Starting at the line containing "(B) 7*j + j^2" and ending at the line containing "[a] z^3*6 + 4*z + z^4 + z^2*8", print every line of the material below exactly, both ends included, and stop there.

**** RECORDS SUPPLIED ****

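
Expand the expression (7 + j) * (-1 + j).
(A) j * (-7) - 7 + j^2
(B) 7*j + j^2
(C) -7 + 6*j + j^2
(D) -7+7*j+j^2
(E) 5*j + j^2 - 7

Expanding (7 + j) * (-1 + j):
= -7 + 6*j + j^2
C) -7 + 6*j + j^2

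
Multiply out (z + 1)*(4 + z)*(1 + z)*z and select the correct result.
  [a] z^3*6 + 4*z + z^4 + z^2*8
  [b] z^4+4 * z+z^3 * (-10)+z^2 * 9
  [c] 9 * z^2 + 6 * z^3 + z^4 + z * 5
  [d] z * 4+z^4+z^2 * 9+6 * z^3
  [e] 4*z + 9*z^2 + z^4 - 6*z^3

Expanding (z + 1)*(4 + z)*(1 + z)*z:
= z * 4+z^4+z^2 * 9+6 * z^3
d) z * 4+z^4+z^2 * 9+6 * z^3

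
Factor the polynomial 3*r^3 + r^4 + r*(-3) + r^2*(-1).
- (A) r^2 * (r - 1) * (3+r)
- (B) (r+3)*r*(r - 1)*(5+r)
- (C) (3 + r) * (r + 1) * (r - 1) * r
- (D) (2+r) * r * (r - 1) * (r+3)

We need to factor 3*r^3 + r^4 + r*(-3) + r^2*(-1).
The factored form is (3 + r) * (r + 1) * (r - 1) * r.
C) (3 + r) * (r + 1) * (r - 1) * r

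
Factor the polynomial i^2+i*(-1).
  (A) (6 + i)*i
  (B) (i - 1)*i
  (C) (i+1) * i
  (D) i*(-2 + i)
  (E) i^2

We need to factor i^2+i*(-1).
The factored form is (i - 1)*i.
B) (i - 1)*i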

****

__YOUR RESPONSE__.
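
(B) 7*j + j^2
(C) -7 + 6*j + j^2
(D) -7+7*j+j^2
(E) 5*j + j^2 - 7

Expanding (7 + j) * (-1 + j):
= -7 + 6*j + j^2
C) -7 + 6*j + j^2

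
Multiply out (z + 1)*(4 + z)*(1 + z)*z and select the correct result.
  [a] z^3*6 + 4*z + z^4 + z^2*8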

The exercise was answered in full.